TASK BRIEF:
The answer must consist of every line from the entries below that contains the word "What".

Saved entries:

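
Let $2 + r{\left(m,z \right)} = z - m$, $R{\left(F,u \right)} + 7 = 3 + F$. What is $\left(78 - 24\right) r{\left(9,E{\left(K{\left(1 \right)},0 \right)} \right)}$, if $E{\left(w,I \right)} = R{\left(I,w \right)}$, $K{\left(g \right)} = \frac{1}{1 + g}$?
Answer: $-810$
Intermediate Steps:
$R{\left(F,u \right)} = -4 + F$ ($R{\left(F,u \right)} = -7 + \left(3 + F\right) = -4 + F$)
$E{\left(w,I \right)} = -4 + I$
$r{\left(m,z \right)} = -2 + z - m$ ($r{\left(m,z \right)} = -2 - \left(m - z\right) = -2 + z - m$)
$\left(78 - 24\right) r{\left(9,E{\left(K{\left(1 \right)},0 \right)} \right)} = \left(78 - 24\right) \left(-2 + \left(-4 + 0\right) - 9\right) = 54 \left(-2 - 4 - 9\right) = 54 \left(-15\right) = -810$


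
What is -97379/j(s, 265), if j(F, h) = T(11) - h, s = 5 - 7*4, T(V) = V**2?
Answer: 97379/144 ≈ 676.24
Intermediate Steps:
s = -23 (s = 5 - 28 = -23)
j(F, h) = 121 - h (j(F, h) = 11**2 - h = 121 - h)
-97379/j(s, 265) = -97379/(121 - 1*265) = -97379/(121 - 265) = -97379/(-144) = -97379*(-1/144) = 97379/144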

EXPECTED OUTPUT:
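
Let $2 + r{\left(m,z \right)} = z - m$, $R{\left(F,u \right)} + 7 = 3 + F$. What is $\left(78 - 24\right) r{\left(9,E{\left(K{\left(1 \right)},0 \right)} \right)}$, if $E{\left(w,I \right)} = R{\left(I,w \right)}$, $K{\left(g \right)} = \frac{1}{1 + g}$?
What is -97379/j(s, 265), if j(F, h) = T(11) - h, s = 5 - 7*4, T(V) = V**2?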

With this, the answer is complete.